[Saved data entries]
+===+
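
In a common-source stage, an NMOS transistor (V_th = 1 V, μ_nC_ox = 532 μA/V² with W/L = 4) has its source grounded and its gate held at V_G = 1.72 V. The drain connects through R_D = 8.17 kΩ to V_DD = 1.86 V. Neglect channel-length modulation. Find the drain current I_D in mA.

I_D = 0.209 mA

V_GS = V_G = 1.72 V, so V_ov = 1.72 − 1 = 0.72 V.
k_n = μ_nC_ox · (W/L) = 2.128 mA/V².
Assume saturation: I_D = ½ k_n V_ov² = 0.5 × 2.128 × 0.72² = 0.552 mA, giving V_DS = V_DD − I_D R_D = 1.86 − 0.552 × 8.17 = -2.65 V.
But -2.65 V < V_ov = 0.72 V, so the device is actually in triode.
In triode I_D = k_n[V_ov V_DS − ½ V_DS²] and I_D = (V_DD − V_DS)/R_D. Equating: 8.69 V_DS² − 13.52 V_DS + 1.86 = 0, giving V_DS = 0.153 V (the root below V_ov).
I_D = (1.86 − 0.153) / 8.17 = 0.209 mA.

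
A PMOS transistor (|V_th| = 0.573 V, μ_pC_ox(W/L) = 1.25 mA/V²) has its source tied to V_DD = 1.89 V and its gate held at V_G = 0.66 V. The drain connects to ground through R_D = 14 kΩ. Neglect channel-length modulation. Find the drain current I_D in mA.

V_SG = V_DD − V_G = 1.89 − 0.66 = 1.23 V, so V_ov = 1.23 − 0.573 = 0.657 V.
Assume saturation: I_D = ½ k_p V_ov² = 0.5 × 1.25 × 0.657² = 0.27 mA, giving V_SD = V_DD − I_D R_D = 1.89 − 0.27 × 14 = -1.89 V.
But -1.89 V < V_ov = 0.657 V, so the device is actually in triode.
In triode I_D = k_p[V_ov V_SD − ½ V_SD²] and I_D = (V_DD − V_SD)/R_D. Equating: 8.75 V_SD² − 12.5 V_SD + 1.89 = 0, giving V_SD = 0.172 V (the root below V_ov).
I_D = (1.89 − 0.172) / 14 = 0.123 mA.

I_D = 0.123 mA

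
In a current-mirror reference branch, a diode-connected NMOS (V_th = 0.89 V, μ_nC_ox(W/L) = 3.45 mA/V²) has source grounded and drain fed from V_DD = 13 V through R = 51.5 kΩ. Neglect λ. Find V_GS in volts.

With gate tied to drain, V_GS = V_DS ≥ V_GS − V_th, so the device is in saturation.
KCL at the drain: ½ k_n (V_GS − V_th)² = (V_DD − V_GS)/R.
Let x = V_GS − 0.89. Then 88.8 x² + x − 12.11 = 0, giving x = 0.364 V (positive root), so V_GS = 1.25 V.
I_D = (V_DD − V_GS)/R = (13 − 1.25) / 51.5 = 0.228 mA.

V_GS = 1.25 V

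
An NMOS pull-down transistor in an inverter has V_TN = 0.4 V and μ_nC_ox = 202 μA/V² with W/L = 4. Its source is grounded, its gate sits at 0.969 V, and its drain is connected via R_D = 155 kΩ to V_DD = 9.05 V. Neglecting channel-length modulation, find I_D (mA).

I_D = 0.0575 mA

V_GS = V_G = 0.969 V, so V_ov = 0.969 − 0.4 = 0.569 V.
k_n = μ_nC_ox · (W/L) = 0.808 mA/V².
Assume saturation: I_D = ½ k_n V_ov² = 0.5 × 0.808 × 0.569² = 0.131 mA, giving V_DS = V_DD − I_D R_D = 9.05 − 0.131 × 155 = -11.2 V.
But -11.2 V < V_ov = 0.569 V, so the device is actually in triode.
In triode I_D = k_n[V_ov V_DS − ½ V_DS²] and I_D = (V_DD − V_DS)/R_D. Equating: 62.6 V_DS² − 72.26 V_DS + 9.05 = 0, giving V_DS = 0.143 V (the root below V_ov).
I_D = (9.05 − 0.143) / 155 = 0.0575 mA.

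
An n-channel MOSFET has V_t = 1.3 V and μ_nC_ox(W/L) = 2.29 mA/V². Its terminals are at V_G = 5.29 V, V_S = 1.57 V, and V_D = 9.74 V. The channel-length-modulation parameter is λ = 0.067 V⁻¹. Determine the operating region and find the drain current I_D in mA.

V_GS = V_G − V_S = 5.29 − 1.57 = 3.72 V; V_DS = V_D − V_S = 9.74 − 1.57 = 8.17 V.
V_ov = V_GS − V_t = 3.72 − 1.3 = 2.42 V.
Since V_DS = 8.17 V ≥ V_ov = 2.42 V, the device is in saturation.
I_D = ½ k_n V_ov² (1 + λ V_DS) = 0.5 × 2.29 × 2.42² × (1 + 0.067 × 8.17) = 10.4 mA.

Saturation; I_D = 10.4 mA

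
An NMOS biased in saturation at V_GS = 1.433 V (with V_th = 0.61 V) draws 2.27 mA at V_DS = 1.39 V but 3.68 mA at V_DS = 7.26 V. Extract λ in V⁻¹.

With V_GS fixed, I_D ∝ (1 + λ V_DS) in saturation, so I_D2/I_D1 = (1 + λ V_DS2)/(1 + λ V_DS1).
3.68/2.27 = 1.621 = (1 + 7.26 λ)/(1 + 1.39 λ).
Solving: λ (I_D1 V_DS2 − I_D2 V_DS1) = I_D2 − I_D1, so λ = (3.68 − 2.27) / (2.27 × 7.26 − 3.68 × 1.39) = 1.41 / 11.4 = 0.124 V⁻¹.

λ = 0.124 V⁻¹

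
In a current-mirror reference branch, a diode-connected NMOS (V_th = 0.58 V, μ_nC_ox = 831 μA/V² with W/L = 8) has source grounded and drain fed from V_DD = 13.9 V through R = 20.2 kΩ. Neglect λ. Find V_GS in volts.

With gate tied to drain, V_GS = V_DS ≥ V_GS − V_th, so the device is in saturation.
k_n = μ_nC_ox · (W/L) = 6.648 mA/V².
KCL at the drain: ½ k_n (V_GS − V_th)² = (V_DD − V_GS)/R.
Let x = V_GS − 0.58. Then 67.1 x² + x − 13.32 = 0, giving x = 0.438 V (positive root), so V_GS = 1.02 V.
I_D = (V_DD − V_GS)/R = (13.9 − 1.02) / 20.2 = 0.638 mA.

V_GS = 1.02 V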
+===+
**YOUR TASK**
Repeat the whole of the data above exactly as it appears.

**RESPONSE BOX**
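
In a common-source stage, an NMOS transistor (V_th = 1 V, μ_nC_ox = 532 μA/V² with W/L = 4) has its source grounded and its gate held at V_G = 1.72 V. The drain connects through R_D = 8.17 kΩ to V_DD = 1.86 V. Neglect channel-length modulation. Find the drain current I_D in mA.

I_D = 0.209 mA

V_GS = V_G = 1.72 V, so V_ov = 1.72 − 1 = 0.72 V.
k_n = μ_nC_ox · (W/L) = 2.128 mA/V².
Assume saturation: I_D = ½ k_n V_ov² = 0.5 × 2.128 × 0.72² = 0.552 mA, giving V_DS = V_DD − I_D R_D = 1.86 − 0.552 × 8.17 = -2.65 V.
But -2.65 V < V_ov = 0.72 V, so the device is actually in triode.
In triode I_D = k_n[V_ov V_DS − ½ V_DS²] and I_D = (V_DD − V_DS)/R_D. Equating: 8.69 V_DS² − 13.52 V_DS + 1.86 = 0, giving V_DS = 0.153 V (the root below V_ov).
I_D = (1.86 − 0.153) / 8.17 = 0.209 mA.

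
A PMOS transistor (|V_th| = 0.573 V, μ_pC_ox(W/L) = 1.25 mA/V²) has its source tied to V_DD = 1.89 V and its gate held at V_G = 0.66 V. The drain connects to ground through R_D = 14 kΩ. Neglect channel-length modulation. Find the drain current I_D in mA.

V_SG = V_DD − V_G = 1.89 − 0.66 = 1.23 V, so V_ov = 1.23 − 0.573 = 0.657 V.
Assume saturation: I_D = ½ k_p V_ov² = 0.5 × 1.25 × 0.657² = 0.27 mA, giving V_SD = V_DD − I_D R_D = 1.89 − 0.27 × 14 = -1.89 V.
But -1.89 V < V_ov = 0.657 V, so the device is actually in triode.
In triode I_D = k_p[V_ov V_SD − ½ V_SD²] and I_D = (V_DD − V_SD)/R_D. Equating: 8.75 V_SD² − 12.5 V_SD + 1.89 = 0, giving V_SD = 0.172 V (the root below V_ov).
I_D = (1.89 − 0.172) / 14 = 0.123 mA.

I_D = 0.123 mA

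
In a current-mirror reference branch, a diode-connected NMOS (V_th = 0.89 V, μ_nC_ox(W/L) = 3.45 mA/V²) has source grounded and drain fed from V_DD = 13 V through R = 51.5 kΩ. Neglect λ. Find V_GS in volts.

With gate tied to drain, V_GS = V_DS ≥ V_GS − V_th, so the device is in saturation.
KCL at the drain: ½ k_n (V_GS − V_th)² = (V_DD − V_GS)/R.
Let x = V_GS − 0.89. Then 88.8 x² + x − 12.11 = 0, giving x = 0.364 V (positive root), so V_GS = 1.25 V.
I_D = (V_DD − V_GS)/R = (13 − 1.25) / 51.5 = 0.228 mA.

V_GS = 1.25 V

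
An NMOS pull-down transistor in an inverter has V_TN = 0.4 V and μ_nC_ox = 202 μA/V² with W/L = 4. Its source is grounded, its gate sits at 0.969 V, and its drain is connected via R_D = 155 kΩ to V_DD = 9.05 V. Neglecting channel-length modulation, find I_D (mA).

I_D = 0.0575 mA

V_GS = V_G = 0.969 V, so V_ov = 0.969 − 0.4 = 0.569 V.
k_n = μ_nC_ox · (W/L) = 0.808 mA/V².
Assume saturation: I_D = ½ k_n V_ov² = 0.5 × 0.808 × 0.569² = 0.131 mA, giving V_DS = V_DD − I_D R_D = 9.05 − 0.131 × 155 = -11.2 V.
But -11.2 V < V_ov = 0.569 V, so the device is actually in triode.
In triode I_D = k_n[V_ov V_DS − ½ V_DS²] and I_D = (V_DD − V_DS)/R_D. Equating: 62.6 V_DS² − 72.26 V_DS + 9.05 = 0, giving V_DS = 0.143 V (the root below V_ov).
I_D = (9.05 − 0.143) / 155 = 0.0575 mA.

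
An n-channel MOSFET has V_t = 1.3 V and μ_nC_ox(W/L) = 2.29 mA/V². Its terminals are at V_G = 5.29 V, V_S = 1.57 V, and V_D = 9.74 V. The channel-length-modulation parameter is λ = 0.067 V⁻¹. Determine the operating region and find the drain current I_D in mA.

V_GS = V_G − V_S = 5.29 − 1.57 = 3.72 V; V_DS = V_D − V_S = 9.74 − 1.57 = 8.17 V.
V_ov = V_GS − V_t = 3.72 − 1.3 = 2.42 V.
Since V_DS = 8.17 V ≥ V_ov = 2.42 V, the device is in saturation.
I_D = ½ k_n V_ov² (1 + λ V_DS) = 0.5 × 2.29 × 2.42² × (1 + 0.067 × 8.17) = 10.4 mA.

Saturation; I_D = 10.4 mA

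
An NMOS biased in saturation at V_GS = 1.433 V (with V_th = 0.61 V) draws 2.27 mA at V_DS = 1.39 V but 3.68 mA at V_DS = 7.26 V. Extract λ in V⁻¹.

With V_GS fixed, I_D ∝ (1 + λ V_DS) in saturation, so I_D2/I_D1 = (1 + λ V_DS2)/(1 + λ V_DS1).
3.68/2.27 = 1.621 = (1 + 7.26 λ)/(1 + 1.39 λ).
Solving: λ (I_D1 V_DS2 − I_D2 V_DS1) = I_D2 − I_D1, so λ = (3.68 − 2.27) / (2.27 × 7.26 − 3.68 × 1.39) = 1.41 / 11.4 = 0.124 V⁻¹.

λ = 0.124 V⁻¹

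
In a current-mirror reference branch, a diode-connected NMOS (V_th = 0.58 V, μ_nC_ox = 831 μA/V² with W/L = 8) has source grounded and drain fed from V_DD = 13.9 V through R = 20.2 kΩ. Neglect λ. Find V_GS in volts.

With gate tied to drain, V_GS = V_DS ≥ V_GS − V_th, so the device is in saturation.
k_n = μ_nC_ox · (W/L) = 6.648 mA/V².
KCL at the drain: ½ k_n (V_GS − V_th)² = (V_DD − V_GS)/R.
Let x = V_GS − 0.58. Then 67.1 x² + x − 13.32 = 0, giving x = 0.438 V (positive root), so V_GS = 1.02 V.
I_D = (V_DD − V_GS)/R = (13.9 − 1.02) / 20.2 = 0.638 mA.

V_GS = 1.02 V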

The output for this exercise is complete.